Records drawn from a dataset:
══════════

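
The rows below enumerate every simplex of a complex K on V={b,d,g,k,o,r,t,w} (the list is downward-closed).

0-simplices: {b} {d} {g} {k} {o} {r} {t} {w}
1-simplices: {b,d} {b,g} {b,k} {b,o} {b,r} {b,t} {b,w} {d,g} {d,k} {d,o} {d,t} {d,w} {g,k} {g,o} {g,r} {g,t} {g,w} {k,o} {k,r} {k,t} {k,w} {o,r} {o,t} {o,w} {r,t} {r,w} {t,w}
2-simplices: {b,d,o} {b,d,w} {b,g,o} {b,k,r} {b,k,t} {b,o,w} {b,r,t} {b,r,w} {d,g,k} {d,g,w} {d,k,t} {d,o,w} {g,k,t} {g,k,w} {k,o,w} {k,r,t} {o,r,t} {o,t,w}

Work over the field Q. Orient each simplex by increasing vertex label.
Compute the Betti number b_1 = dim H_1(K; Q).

b_1=4

n_0=8 n_1=27 n_2=18  [Q]
∂1: piv[bd,bg,bk,bo,br,bt,bw] rk=7  ker:dg,dk,do,dt,dw,gk,go,gr,gt,gw,ko,kr,kt,kw,or,ot,ow,rt,rw,tw
∂2: piv[bdo,bdw,bgo,bkr,bkt,bow,brt,brw,dgk,dgw,dkt,gkt,gkw,kow,ort,otw] rk=16  ker:dow,krt
b_1=(27−7)−16=4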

══════════

Your task — The answer must be every entry, reproduced exactly.

Solution for this exercise —
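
The rows below enumerate every simplex of a complex K on V={b,d,g,k,o,r,t,w} (the list is downward-closed).

0-simplices: {b} {d} {g} {k} {o} {r} {t} {w}
1-simplices: {b,d} {b,g} {b,k} {b,o} {b,r} {b,t} {b,w} {d,g} {d,k} {d,o} {d,t} {d,w} {g,k} {g,o} {g,r} {g,t} {g,w} {k,o} {k,r} {k,t} {k,w} {o,r} {o,t} {o,w} {r,t} {r,w} {t,w}
2-simplices: {b,d,o} {b,d,w} {b,g,o} {b,k,r} {b,k,t} {b,o,w} {b,r,t} {b,r,w} {d,g,k} {d,g,w} {d,k,t} {d,o,w} {g,k,t} {g,k,w} {k,o,w} {k,r,t} {o,r,t} {o,t,w}

Work over the field Q. Orient each simplex by increasing vertex label.
Compute the Betti number b_1 = dim H_1(K; Q).

b_1=4

n_0=8 n_1=27 n_2=18  [Q]
∂1: piv[bd,bg,bk,bo,br,bt,bw] rk=7  ker:dg,dk,do,dt,dw,gk,go,gr,gt,gw,ko,kr,kt,kw,or,ot,ow,rt,rw,tw
∂2: piv[bdo,bdw,bgo,bkr,bkt,bow,brt,brw,dgk,dgw,dkt,gkt,gkw,kow,ort,otw] rk=16  ker:dow,krt
b_1=(27−7)−16=4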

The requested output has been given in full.